▶ _WHAT YOU NEED TO DO_:
Every line of the data below should be printed exactly.

▶ _INFORMATION SUPPLIED_:
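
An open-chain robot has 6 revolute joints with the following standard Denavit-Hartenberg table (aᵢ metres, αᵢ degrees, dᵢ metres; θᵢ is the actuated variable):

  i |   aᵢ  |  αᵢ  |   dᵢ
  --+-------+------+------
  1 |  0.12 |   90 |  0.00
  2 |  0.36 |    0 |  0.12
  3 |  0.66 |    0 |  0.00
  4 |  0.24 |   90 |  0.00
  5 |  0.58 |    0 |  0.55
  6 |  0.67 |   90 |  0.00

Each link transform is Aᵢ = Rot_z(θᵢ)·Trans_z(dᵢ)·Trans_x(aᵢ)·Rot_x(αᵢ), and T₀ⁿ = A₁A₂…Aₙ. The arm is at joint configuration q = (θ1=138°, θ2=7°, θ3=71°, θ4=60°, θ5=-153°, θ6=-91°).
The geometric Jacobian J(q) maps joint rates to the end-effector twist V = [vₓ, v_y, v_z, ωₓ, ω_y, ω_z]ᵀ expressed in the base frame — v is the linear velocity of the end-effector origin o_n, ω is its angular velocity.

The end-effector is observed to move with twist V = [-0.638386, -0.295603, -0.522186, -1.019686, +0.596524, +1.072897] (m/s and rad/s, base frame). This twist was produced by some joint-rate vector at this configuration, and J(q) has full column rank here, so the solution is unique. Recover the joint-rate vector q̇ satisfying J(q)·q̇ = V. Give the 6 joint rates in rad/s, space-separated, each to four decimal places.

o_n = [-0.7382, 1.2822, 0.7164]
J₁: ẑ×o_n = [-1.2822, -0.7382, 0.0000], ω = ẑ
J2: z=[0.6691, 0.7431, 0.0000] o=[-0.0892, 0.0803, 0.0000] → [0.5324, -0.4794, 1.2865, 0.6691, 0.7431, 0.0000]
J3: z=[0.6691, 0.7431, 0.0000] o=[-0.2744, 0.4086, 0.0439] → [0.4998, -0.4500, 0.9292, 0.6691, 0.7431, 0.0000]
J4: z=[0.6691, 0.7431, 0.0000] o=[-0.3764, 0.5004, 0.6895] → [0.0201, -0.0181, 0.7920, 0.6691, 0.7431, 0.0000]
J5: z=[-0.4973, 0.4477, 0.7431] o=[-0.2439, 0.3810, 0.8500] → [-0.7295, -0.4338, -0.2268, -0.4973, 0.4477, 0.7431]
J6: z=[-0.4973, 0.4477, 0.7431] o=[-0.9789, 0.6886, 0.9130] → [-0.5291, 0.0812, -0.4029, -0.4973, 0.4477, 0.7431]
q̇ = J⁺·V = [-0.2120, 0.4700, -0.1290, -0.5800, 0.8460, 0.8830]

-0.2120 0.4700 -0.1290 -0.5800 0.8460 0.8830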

▶ _SOLUTION TO THE PROBLEM_:
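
An open-chain robot has 6 revolute joints with the following standard Denavit-Hartenberg table (aᵢ metres, αᵢ degrees, dᵢ metres; θᵢ is the actuated variable):

  i |   aᵢ  |  αᵢ  |   dᵢ
  --+-------+------+------
  1 |  0.12 |   90 |  0.00
  2 |  0.36 |    0 |  0.12
  3 |  0.66 |    0 |  0.00
  4 |  0.24 |   90 |  0.00
  5 |  0.58 |    0 |  0.55
  6 |  0.67 |   90 |  0.00

Each link transform is Aᵢ = Rot_z(θᵢ)·Trans_z(dᵢ)·Trans_x(aᵢ)·Rot_x(αᵢ), and T₀ⁿ = A₁A₂…Aₙ. The arm is at joint configuration q = (θ1=138°, θ2=7°, θ3=71°, θ4=60°, θ5=-153°, θ6=-91°).
The geometric Jacobian J(q) maps joint rates to the end-effector twist V = [vₓ, v_y, v_z, ωₓ, ω_y, ω_z]ᵀ expressed in the base frame — v is the linear velocity of the end-effector origin o_n, ω is its angular velocity.

The end-effector is observed to move with twist V = [-0.638386, -0.295603, -0.522186, -1.019686, +0.596524, +1.072897] (m/s and rad/s, base frame). This twist was produced by some joint-rate vector at this configuration, and J(q) has full column rank here, so the solution is unique. Recover the joint-rate vector q̇ satisfying J(q)·q̇ = V. Give the 6 joint rates in rad/s, space-separated, each to four decimal places.

o_n = [-0.7382, 1.2822, 0.7164]
J₁: ẑ×o_n = [-1.2822, -0.7382, 0.0000], ω = ẑ
J2: z=[0.6691, 0.7431, 0.0000] o=[-0.0892, 0.0803, 0.0000] → [0.5324, -0.4794, 1.2865, 0.6691, 0.7431, 0.0000]
J3: z=[0.6691, 0.7431, 0.0000] o=[-0.2744, 0.4086, 0.0439] → [0.4998, -0.4500, 0.9292, 0.6691, 0.7431, 0.0000]
J4: z=[0.6691, 0.7431, 0.0000] o=[-0.3764, 0.5004, 0.6895] → [0.0201, -0.0181, 0.7920, 0.6691, 0.7431, 0.0000]
J5: z=[-0.4973, 0.4477, 0.7431] o=[-0.2439, 0.3810, 0.8500] → [-0.7295, -0.4338, -0.2268, -0.4973, 0.4477, 0.7431]
J6: z=[-0.4973, 0.4477, 0.7431] o=[-0.9789, 0.6886, 0.9130] → [-0.5291, 0.0812, -0.4029, -0.4973, 0.4477, 0.7431]
q̇ = J⁺·V = [-0.2120, 0.4700, -0.1290, -0.5800, 0.8460, 0.8830]

-0.2120 0.4700 -0.1290 -0.5800 0.8460 0.8830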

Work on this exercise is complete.